Copy every line from the material below that holds "expected".
▽
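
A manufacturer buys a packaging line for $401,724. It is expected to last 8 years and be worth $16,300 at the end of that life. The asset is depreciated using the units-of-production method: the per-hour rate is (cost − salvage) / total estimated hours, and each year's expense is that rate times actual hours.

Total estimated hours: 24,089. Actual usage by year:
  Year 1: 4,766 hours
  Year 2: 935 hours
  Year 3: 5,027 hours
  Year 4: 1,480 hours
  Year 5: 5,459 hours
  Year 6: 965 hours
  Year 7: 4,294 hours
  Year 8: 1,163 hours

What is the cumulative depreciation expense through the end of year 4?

$195,328

Depreciable base = $401,724 − $16,300 = $385,424.
Rate = $385,424 / 24,089 hours = $16 per hour.
Year 1: 4,766 × $16 = $76,256. Book value $325,468.
Year 2: 935 × $16 = $14,960. Book value $310,508.
Year 3: 5,027 × $16 = $80,432. Book value $230,076.
Year 4: 1,480 × $16 = $23,680. Book value $206,396.
Accumulated through year 4 = $401,724 − $206,396 = $195,328.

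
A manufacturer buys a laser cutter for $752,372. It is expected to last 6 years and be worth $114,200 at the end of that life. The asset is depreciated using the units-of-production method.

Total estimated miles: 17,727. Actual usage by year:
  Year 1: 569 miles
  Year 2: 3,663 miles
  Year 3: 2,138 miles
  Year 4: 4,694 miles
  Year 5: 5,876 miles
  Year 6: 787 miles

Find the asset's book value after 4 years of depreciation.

Depreciable base = $752,372 − $114,200 = $638,172.
Rate = $638,172 / 17,727 miles = $36 per mile.
Year 1: 569 × $36 = $20,484. Book value $731,888.
Year 2: 3,663 × $36 = $131,868. Book value $600,020.
Year 3: 2,138 × $36 = $76,968. Book value $523,052.
Year 4: 4,694 × $36 = $168,984. Book value $354,068.

$354,068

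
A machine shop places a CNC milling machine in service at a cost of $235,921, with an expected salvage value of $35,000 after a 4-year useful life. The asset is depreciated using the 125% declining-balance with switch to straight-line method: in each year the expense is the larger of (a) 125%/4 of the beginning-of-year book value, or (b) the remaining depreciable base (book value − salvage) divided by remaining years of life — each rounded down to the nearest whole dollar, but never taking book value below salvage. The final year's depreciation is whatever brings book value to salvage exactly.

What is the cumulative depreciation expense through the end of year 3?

Depreciable base = $235,921 − $35,000 = $200,921.
Year 1: DB = ⌊$235,921 × 125%/4⌋ = $73,725; SL = ⌊$200,921/4⌋ = $50,230 → take DB $73,725. Book value $162,196.
Year 2: DB = ⌊$162,196 × 125%/4⌋ = $50,686; SL = ⌊$127,196/3⌋ = $42,398 → take DB $50,686. Book value $111,510.
Year 3: DB = ⌊$111,510 × 125%/4⌋ = $34,846; SL = ⌊$76,510/2⌋ = $38,255 → take SL $38,255. Book value $73,255.
Accumulated through year 3 = $235,921 − $73,255 = $162,666.

$162,666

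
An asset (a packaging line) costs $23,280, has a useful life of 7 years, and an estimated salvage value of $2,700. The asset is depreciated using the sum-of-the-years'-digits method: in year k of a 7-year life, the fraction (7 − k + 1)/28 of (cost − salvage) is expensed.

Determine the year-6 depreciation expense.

Depreciable base = $23,280 − $2,700 = $20,580.
Sum of the years' digits = 7+6+5+4+3+2+1 = 28.
Year 1: $20,580 × 7/28 = $5,145. Book value $18,135.
Year 2: $20,580 × 6/28 = $4,410. Book value $13,725.
Year 3: $20,580 × 5/28 = $3,675. Book value $10,050.
Year 4: $20,580 × 4/28 = $2,940. Book value $7,110.
Year 5: $20,580 × 3/28 = $2,205. Book value $4,905.
Year 6: $20,580 × 2/28 = $1,470. Book value $3,435.

$1,470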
△
• SOLUTION
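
A manufacturer buys a packaging line for $401,724. It is expected to last 8 years and be worth $16,300 at the end of that life. The asset is depreciated using the units-of-production method: the per-hour rate is (cost − salvage) / total estimated hours, and each year's expense is that rate times actual hours.
A manufacturer buys a laser cutter for $752,372. It is expected to last 6 years and be worth $114,200 at the end of that life. The asset is depreciated using the units-of-production method.
A machine shop places a CNC milling machine in service at a cost of $235,921, with an expected salvage value of $35,000 after a 4-year useful life. The asset is depreciated using the 125% declining-balance with switch to straight-line method: in each year the expense is the larger of (a) 125%/4 of the beginning-of-year book value, or (b) the remaining depreciable base (book value − salvage) divided by remaining years of life — each rounded down to the nearest whole dollar, but never taking book value below salvage. The final year's depreciation is whatever brings book value to salvage exactly.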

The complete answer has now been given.